***** EXTRACTED ENTRIES *****

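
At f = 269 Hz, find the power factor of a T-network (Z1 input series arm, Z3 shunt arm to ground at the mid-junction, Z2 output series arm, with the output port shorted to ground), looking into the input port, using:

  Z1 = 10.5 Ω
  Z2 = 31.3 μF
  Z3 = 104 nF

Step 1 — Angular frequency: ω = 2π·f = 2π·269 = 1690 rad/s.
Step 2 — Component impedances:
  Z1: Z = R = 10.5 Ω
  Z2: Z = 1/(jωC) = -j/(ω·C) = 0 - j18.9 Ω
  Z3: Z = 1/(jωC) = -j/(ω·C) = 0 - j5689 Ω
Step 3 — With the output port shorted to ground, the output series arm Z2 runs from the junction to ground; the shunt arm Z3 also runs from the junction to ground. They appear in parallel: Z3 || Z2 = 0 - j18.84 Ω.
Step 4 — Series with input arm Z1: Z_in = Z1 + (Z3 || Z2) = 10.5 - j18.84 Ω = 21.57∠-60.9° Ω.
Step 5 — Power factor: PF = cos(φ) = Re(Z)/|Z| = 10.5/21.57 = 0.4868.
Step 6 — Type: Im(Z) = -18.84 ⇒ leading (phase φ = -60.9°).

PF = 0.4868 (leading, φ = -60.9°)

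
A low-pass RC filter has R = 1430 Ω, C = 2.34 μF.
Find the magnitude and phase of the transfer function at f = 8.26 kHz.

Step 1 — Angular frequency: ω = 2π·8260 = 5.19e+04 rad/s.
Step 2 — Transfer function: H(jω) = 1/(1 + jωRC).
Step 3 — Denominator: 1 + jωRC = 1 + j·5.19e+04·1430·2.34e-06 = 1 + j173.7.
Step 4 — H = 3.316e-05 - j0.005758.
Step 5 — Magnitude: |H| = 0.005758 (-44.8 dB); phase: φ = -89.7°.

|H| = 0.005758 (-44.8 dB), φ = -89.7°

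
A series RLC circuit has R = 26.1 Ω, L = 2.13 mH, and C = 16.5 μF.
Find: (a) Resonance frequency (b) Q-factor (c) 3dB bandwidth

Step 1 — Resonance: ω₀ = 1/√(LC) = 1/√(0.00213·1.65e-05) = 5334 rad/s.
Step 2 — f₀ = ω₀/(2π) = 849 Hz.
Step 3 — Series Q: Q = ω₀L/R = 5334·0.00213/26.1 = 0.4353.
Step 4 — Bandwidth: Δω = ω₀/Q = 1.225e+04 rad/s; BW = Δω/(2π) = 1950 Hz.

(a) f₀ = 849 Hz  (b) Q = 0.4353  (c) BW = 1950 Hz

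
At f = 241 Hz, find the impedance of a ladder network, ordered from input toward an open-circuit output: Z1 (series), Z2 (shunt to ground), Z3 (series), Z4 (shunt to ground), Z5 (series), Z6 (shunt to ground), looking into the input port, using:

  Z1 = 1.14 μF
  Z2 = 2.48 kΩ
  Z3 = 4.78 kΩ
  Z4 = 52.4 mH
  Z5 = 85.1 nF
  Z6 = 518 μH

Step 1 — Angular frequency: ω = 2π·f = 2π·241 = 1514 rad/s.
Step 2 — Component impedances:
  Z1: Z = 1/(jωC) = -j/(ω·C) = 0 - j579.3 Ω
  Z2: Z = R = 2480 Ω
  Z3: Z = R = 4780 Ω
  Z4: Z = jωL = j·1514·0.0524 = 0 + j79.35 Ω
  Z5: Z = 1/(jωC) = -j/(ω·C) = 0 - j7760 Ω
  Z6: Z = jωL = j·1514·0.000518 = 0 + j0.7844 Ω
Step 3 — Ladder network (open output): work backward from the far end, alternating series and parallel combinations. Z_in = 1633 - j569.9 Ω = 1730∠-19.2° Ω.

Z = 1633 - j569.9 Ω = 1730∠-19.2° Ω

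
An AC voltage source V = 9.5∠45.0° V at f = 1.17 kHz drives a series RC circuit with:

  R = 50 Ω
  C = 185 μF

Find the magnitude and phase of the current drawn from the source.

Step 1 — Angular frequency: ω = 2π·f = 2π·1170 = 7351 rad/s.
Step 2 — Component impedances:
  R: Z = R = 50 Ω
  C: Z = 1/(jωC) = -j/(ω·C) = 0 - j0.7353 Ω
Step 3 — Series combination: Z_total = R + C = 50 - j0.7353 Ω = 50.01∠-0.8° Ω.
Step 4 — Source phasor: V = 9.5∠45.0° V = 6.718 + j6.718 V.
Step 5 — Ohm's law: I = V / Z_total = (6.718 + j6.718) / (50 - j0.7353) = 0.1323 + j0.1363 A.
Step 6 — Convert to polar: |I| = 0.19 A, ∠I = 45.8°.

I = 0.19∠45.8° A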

*****
***** EXTRACTED ENTRIES *****

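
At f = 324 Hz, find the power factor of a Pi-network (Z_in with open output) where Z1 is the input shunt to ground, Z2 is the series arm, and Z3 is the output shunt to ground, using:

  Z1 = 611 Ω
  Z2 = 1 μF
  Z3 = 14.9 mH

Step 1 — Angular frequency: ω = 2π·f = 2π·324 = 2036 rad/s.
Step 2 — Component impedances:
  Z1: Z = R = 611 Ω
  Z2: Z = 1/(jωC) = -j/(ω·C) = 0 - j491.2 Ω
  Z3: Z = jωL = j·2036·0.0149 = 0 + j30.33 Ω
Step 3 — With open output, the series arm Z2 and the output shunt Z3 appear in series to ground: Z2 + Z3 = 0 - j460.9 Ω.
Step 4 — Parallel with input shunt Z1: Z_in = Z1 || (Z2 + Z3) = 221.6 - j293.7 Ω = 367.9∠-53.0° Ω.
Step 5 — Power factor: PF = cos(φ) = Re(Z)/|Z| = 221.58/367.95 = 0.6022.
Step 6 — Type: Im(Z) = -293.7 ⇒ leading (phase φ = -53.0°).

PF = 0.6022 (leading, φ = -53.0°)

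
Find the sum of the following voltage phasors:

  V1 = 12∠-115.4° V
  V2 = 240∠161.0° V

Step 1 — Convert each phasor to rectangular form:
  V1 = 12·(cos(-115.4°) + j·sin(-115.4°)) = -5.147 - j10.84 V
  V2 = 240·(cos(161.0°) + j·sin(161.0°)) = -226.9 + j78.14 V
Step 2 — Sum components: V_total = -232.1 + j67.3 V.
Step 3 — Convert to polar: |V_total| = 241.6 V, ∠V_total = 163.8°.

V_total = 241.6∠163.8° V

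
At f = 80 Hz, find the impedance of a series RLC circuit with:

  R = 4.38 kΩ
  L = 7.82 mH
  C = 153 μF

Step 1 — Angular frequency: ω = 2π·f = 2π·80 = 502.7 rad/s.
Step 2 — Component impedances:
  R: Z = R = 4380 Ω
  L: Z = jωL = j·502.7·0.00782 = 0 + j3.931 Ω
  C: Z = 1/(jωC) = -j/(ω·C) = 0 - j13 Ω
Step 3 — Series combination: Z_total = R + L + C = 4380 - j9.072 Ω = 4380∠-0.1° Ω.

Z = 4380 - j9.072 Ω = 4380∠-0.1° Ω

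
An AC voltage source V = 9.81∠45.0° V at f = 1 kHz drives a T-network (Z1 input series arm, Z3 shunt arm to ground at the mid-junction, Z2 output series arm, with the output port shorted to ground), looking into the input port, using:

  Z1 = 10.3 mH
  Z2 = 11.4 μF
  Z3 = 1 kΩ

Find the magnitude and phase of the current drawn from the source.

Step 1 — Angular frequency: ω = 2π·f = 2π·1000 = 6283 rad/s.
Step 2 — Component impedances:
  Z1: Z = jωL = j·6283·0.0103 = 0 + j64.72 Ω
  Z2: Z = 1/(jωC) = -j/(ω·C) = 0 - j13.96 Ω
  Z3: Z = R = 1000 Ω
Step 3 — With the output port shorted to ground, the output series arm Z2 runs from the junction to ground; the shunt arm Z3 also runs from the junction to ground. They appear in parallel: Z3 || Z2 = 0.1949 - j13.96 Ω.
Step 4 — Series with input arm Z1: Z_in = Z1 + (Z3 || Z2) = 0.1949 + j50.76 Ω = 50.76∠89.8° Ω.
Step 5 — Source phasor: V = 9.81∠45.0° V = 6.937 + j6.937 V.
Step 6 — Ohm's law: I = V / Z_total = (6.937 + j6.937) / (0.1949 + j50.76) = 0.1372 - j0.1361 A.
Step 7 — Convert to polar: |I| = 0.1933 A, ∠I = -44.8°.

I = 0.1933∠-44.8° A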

*****

**EXERCISE GOAL**
Go back to the listing above. Copy word for word the lines from the one with "At f = 80 Hz, find" through the one with "Z1 = 10.3 mH", and nothing more.

**WRITTEN SOLUTION**
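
At f = 80 Hz, find the impedance of a series RLC circuit with:

  R = 4.38 kΩ
  L = 7.82 mH
  C = 153 μF

Step 1 — Angular frequency: ω = 2π·f = 2π·80 = 502.7 rad/s.
Step 2 — Component impedances:
  R: Z = R = 4380 Ω
  L: Z = jωL = j·502.7·0.00782 = 0 + j3.931 Ω
  C: Z = 1/(jωC) = -j/(ω·C) = 0 - j13 Ω
Step 3 — Series combination: Z_total = R + L + C = 4380 - j9.072 Ω = 4380∠-0.1° Ω.

Z = 4380 - j9.072 Ω = 4380∠-0.1° Ω

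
An AC voltage source V = 9.81∠45.0° V at f = 1 kHz drives a T-network (Z1 input series arm, Z3 shunt arm to ground at the mid-junction, Z2 output series arm, with the output port shorted to ground), looking into the input port, using:

  Z1 = 10.3 mH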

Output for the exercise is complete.